#### The data
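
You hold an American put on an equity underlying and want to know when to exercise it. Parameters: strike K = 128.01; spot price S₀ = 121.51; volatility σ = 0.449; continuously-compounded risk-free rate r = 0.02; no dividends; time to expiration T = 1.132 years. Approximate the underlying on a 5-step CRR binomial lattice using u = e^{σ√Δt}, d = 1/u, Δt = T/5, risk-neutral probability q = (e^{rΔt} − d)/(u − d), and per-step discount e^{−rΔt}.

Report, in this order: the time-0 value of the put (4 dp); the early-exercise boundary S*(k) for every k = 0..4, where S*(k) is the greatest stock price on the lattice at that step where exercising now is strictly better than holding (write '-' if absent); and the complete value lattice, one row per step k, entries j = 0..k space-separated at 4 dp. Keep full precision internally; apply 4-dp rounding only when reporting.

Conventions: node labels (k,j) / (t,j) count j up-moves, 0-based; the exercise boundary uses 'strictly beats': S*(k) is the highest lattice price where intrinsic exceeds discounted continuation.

Δt=0.22640  u=1.23818  d=0.80764  q=0.45733  discount=0.99548
step 5 (expiry): payoffs max(K−S,0) = 86.2561 63.9978 29.8739 0.0000 0.0000 0.0000
step 4: (k=4,j=0): S=51.6987, K−S=76.3113, hold=75.7330 ⇒ V=76.3113 exercise | (k=4,j=1): S=79.2585, K−S=48.7515, hold=48.1732 ⇒ V=48.7515 exercise | (k=4,j=2): S=121.5100, K−S=6.5000, hold=16.1383 ⇒ V=16.1383 continue | (k=4,j=3): S=186.2851, K−S=0.0000, hold=0.0000 ⇒ V=0.0000 continue | (k=4,j=4): S=285.5909, K−S=0.0000, hold=0.0000 ⇒ V=0.0000 continue  boundary S*=79.2585
step 3: (k=3,j=0): S=64.0122, K−S=63.9978, hold=63.4195 ⇒ V=63.9978 exercise | (k=3,j=1): S=98.1361, K−S=29.8739, hold=33.6836 ⇒ V=33.6836 continue | (k=3,j=2): S=150.4510, K−S=0.0000, hold=8.7182 ⇒ V=8.7182 continue | (k=3,j=3): S=230.6542, K−S=0.0000, hold=0.0000 ⇒ V=0.0000 continue  boundary S*=64.0122
step 2: (k=2,j=0): S=79.2585, K−S=48.7515, hold=49.9076 ⇒ V=49.9076 continue | (k=2,j=1): S=121.5100, K−S=6.5000, hold=22.1655 ⇒ V=22.1655 continue | (k=2,j=2): S=186.2851, K−S=0.0000, hold=4.7097 ⇒ V=4.7097 continue  boundary S*=-
step 1: (k=1,j=0): S=98.1361, K−S=29.8739, hold=37.0521 ⇒ V=37.0521 continue | (k=1,j=1): S=150.4510, K−S=0.0000, hold=14.1183 ⇒ V=14.1183 continue  boundary S*=-
step 0: (k=0,j=0): S=121.5100, K−S=6.5000, hold=26.4437 ⇒ V=26.4437 continue  boundary S*=-

price = 26.4437
boundary = - - - 64.0122 79.2585
tree:
26.4437
37.0521 14.1183
49.9076 22.1655 4.7097
63.9978 33.6836 8.7182 0.0000
76.3113 48.7515 16.1383 0.0000 0.0000
86.2561 63.9978 29.8739 0.0000 0.0000 0.0000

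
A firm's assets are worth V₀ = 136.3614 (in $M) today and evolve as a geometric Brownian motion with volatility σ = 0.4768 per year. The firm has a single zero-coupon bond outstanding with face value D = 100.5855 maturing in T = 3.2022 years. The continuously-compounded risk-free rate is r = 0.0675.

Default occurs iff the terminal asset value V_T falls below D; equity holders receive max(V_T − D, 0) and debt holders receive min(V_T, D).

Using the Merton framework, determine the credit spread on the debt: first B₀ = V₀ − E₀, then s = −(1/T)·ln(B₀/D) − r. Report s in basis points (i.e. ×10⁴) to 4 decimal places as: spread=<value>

Apply the equity-as-call identities (strike 100.5855, horizon 3.2022 years):
d₁ = [ln(V₀/D) + (r + σ²/2)T] / (σ√T)
   = [ln(136.3614/100.5855) + (0.0675 + 0.5·0.4768²)·3.2022] / (0.4768·√3.2022)
   = [0.304301 + 0.580140] / 0.853219 = 1.036593
d₂ = d₁ − σ√T = 1.036593 − 0.853219 = 0.183374
N(d₁) = 0.850037,  N(d₂) = 0.572748,  e^(−rT) = 0.805616
E₀ = V₀·N(d₁) − D·e^(−rT)·N(d₂)
   = 136.3614·0.850037 − 100.5855·0.805616·0.572748 = 69.500651
B₀ = V₀ − E₀ = 136.3614 − 69.500651 = 66.860749
spread = −(1/T)·ln(B₀/D) − r = −(1/3.2022)·ln(66.860749/100.5855) − 0.0675 = 0.06003608
in basis points: 0.06003608 × 10⁴ = 600.3608 bp

spread=600.3608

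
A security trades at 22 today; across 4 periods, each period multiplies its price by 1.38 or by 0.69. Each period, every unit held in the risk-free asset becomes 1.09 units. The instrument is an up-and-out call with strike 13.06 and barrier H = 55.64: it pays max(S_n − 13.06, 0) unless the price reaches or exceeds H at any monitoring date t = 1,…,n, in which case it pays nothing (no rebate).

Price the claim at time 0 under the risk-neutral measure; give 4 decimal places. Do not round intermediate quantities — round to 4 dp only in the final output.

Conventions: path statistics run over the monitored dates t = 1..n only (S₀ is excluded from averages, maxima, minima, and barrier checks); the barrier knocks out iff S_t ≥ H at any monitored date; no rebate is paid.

No-arbitrage gives p* = (R−d)/(u−d) = 0.5797: enumerate every path, weight its payoff by its p*-probability, and discount by R^4.
Enumerate all 2^4 = 16 price paths (U = up ×1.38, D = down ×0.69); each path with k up-moves has probability p*^k·(1−p*)^(4−k).
DDDD: M=15.1800, payoff=0.0000, prob=0.031203
UDDD: M=30.3600, payoff=0.0000, prob=0.043039
DUDD: M=20.9484, payoff=0.0000, prob=0.043039
UUDD: M=41.8968, payoff=6.8871, prob=0.059364
DDUD: M=15.1800, payoff=0.0000, prob=0.043039
UDUD: M=30.3600, payoff=6.8871, prob=0.059364
DUUD: M=28.9088, payoff=6.8871, prob=0.059364
UUUD: M=57.8176, payoff=0.0000, prob=0.081881
DDDU: M=15.1800, payoff=0.0000, prob=0.043039
UDDU: M=30.3600, payoff=6.8871, prob=0.059364
DUDU: M=20.9484, payoff=6.8871, prob=0.059364
UUDU: M=41.8968, payoff=26.8341, prob=0.081881
DDUU: M=19.9471, payoff=6.8871, prob=0.059364
UDUU: M=39.8941, payoff=26.8341, prob=0.081881
DUUU: M=39.8941, payoff=26.8341, prob=0.081881
UUUU: M=79.7883, payoff=0.0000, prob=0.112939
Price = Σ prob·payoff / R^4 = 9.044637 / 1.411582 = 6.4074

price = 6.4074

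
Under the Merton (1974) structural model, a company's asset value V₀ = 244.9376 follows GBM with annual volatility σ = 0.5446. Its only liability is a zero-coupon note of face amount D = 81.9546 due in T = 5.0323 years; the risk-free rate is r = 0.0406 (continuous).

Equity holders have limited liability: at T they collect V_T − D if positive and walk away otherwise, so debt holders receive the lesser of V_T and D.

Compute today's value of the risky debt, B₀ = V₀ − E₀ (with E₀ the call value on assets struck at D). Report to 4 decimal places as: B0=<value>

B0=56.5899

Equity is a call on the firm's assets struck at D = 81.9546:
d₁ = [ln(V₀/D) + (r + σ²/2)T] / (σ√T)
   = [ln(244.9376/81.9546) + (0.0406 + 0.5·0.5446²)·5.0323] / (0.5446·√5.0323)
   = [1.094838 + 0.950574] / 1.221690 = 1.674249
d₂ = d₁ − σ√T = 1.674249 − 1.221690 = 0.452559
N(d₁) = 0.952959,  N(d₂) = 0.674567,  e^(−rT) = 0.815208
E₀ = V₀·N(d₁) − D·e^(−rT)·N(d₂)
   = 244.9376·0.952959 − 81.9546·0.815208·0.674567 = 188.347654
B₀ = V₀ − E₀ = 244.9376 − 188.347654 = 56.589946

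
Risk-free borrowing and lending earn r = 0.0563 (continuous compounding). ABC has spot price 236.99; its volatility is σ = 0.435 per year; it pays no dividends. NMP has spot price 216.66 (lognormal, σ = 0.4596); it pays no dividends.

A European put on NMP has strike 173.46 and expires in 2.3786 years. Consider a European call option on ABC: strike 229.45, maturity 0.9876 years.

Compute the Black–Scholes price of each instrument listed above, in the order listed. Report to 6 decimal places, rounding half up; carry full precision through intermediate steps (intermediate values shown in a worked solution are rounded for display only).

price(NMP put K=173.46) = 24.518662
price(ABC call K=229.45) = 49.611196

[NMP put K=173.46]
σ√T = 0.4596·√2.3786 = 0.708828
d₁ = (ln(S/K) + (r+σ²/2)T) / (σ√T) = (ln(216.66/173.46) + (0.0563+0.4596²/2)·2.3786) / 0.708828 = (0.222382 + 0.385134) / 0.708828 = 0.857071
d₂ = d₁ − σ√T = 0.857071 − 0.708828 = 0.148243
e^{−rT} = 0.874664
N(−d₁) = 0.195703,  N(−d₂) = 0.441075
price = K·e^{−rT}·N(−d₂) − S·N(−d₁) = 66.919624 − 42.400962 = 24.518662
[ABC call K=229.45]
σ√T = 0.435·√0.9876 = 0.432295
d₁ = (ln(S/K) + (r+σ²/2)T) / (σ√T) = (ln(236.99/229.45) + (0.0563+0.435²/2)·0.9876) / 0.432295 = (0.032333 + 0.149041) / 0.432295 = 0.419561
d₂ = d₁ − σ√T = 0.419561 − 0.432295 = -0.012733
e^{−rT} = 0.945916
N(d₁) = 0.662597,  N(d₂) = 0.494920
price = S·N(d₁) − K·e^{−rT}·N(d₂) = 157.028849 − 107.417653 = 49.611196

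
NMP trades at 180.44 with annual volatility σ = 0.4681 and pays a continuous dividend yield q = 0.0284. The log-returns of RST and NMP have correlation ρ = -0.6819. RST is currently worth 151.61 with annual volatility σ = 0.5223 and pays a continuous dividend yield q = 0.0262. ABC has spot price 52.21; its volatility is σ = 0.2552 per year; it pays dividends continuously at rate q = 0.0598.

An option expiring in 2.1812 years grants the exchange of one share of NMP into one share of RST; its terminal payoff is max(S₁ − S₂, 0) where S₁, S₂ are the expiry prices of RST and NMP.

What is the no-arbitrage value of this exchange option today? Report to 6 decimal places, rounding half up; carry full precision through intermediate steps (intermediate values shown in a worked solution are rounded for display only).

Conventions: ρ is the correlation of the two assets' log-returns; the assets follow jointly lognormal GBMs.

σ_eff = √(σ₁² + σ₂² − 2ρσ₁σ₂) = √(0.5223² + 0.4681² − 2·-0.6819·0.5223·0.4681) = 0.908487
d₁ = (ln(S₁/S₂) + (q₂ − q₁ + σ_eff²/2)T) / (σ_eff√T) = (ln(151.61/180.44) + (0.0284 − 0.0262 + 0.412674)·2.1812) / 1.341734 = 0.544696
d₂ = d₁ − σ_eff√T = 0.544696 − 1.341734 = -0.797038
N(d₁) = 0.707019,  N(d₂) = 0.212714
V = S₁·e^{−q₁T}·N(d₁) − S₂·e^{−q₂T}·N(d₂) = 101.237142 − 36.076707 = 65.160435
Key observation: no risk-free rate is needed — with the second asset as numeraire the exchange option is a call on the ratio S₁/S₂, and r cancels out of the value.

exchange price = 65.160435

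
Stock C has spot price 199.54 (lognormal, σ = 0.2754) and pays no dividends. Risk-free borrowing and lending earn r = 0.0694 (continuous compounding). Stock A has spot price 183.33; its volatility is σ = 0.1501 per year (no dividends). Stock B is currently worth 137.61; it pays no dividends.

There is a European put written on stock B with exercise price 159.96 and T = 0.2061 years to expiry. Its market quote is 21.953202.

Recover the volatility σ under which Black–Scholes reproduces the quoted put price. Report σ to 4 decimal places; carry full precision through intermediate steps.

sigma = 0.3125

At σ = 0.3125 the Black–Scholes value reproduces the quote:
σ√T = 0.3125·√0.2061 = 0.141869
d₁ = (ln(S/K) + (r+σ²/2)T) / (σ√T) = (ln(137.61/159.96) + (0.0694+0.3125²/2)·0.2061) / 0.141869 = (-0.150500 + 0.024367) / 0.141869 = -0.889080
d₂ = d₁ − σ√T = -0.889080 − 0.141869 = -1.030950
e^{−rT} = 0.985798
N(−d₁) = 0.813020,  N(−d₂) = 0.848718
V = K·e^{−rT}·N(−d₂) − S·N(−d₁) = 133.832889 − 111.879687 = 21.953202 (the quoted price), and the Black–Scholes price is strictly increasing in σ, so σ is unique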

#### Work order
Working through the entries above, copy every line in which "annual" is found.

#### Answer space
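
Under the Merton (1974) structural model, a company's asset value V₀ = 244.9376 follows GBM with annual volatility σ = 0.5446. Its only liability is a zero-coupon note of face amount D = 81.9546 due in T = 5.0323 years; the risk-free rate is r = 0.0406 (continuous).
NMP trades at 180.44 with annual volatility σ = 0.4681 and pays a continuous dividend yield q = 0.0284. The log-returns of RST and NMP have correlation ρ = -0.6819. RST is currently worth 151.61 with annual volatility σ = 0.5223 and pays a continuous dividend yield q = 0.0262. ABC has spot price 52.21; its volatility is σ = 0.2552 per year; it pays dividends continuously at rate q = 0.0598.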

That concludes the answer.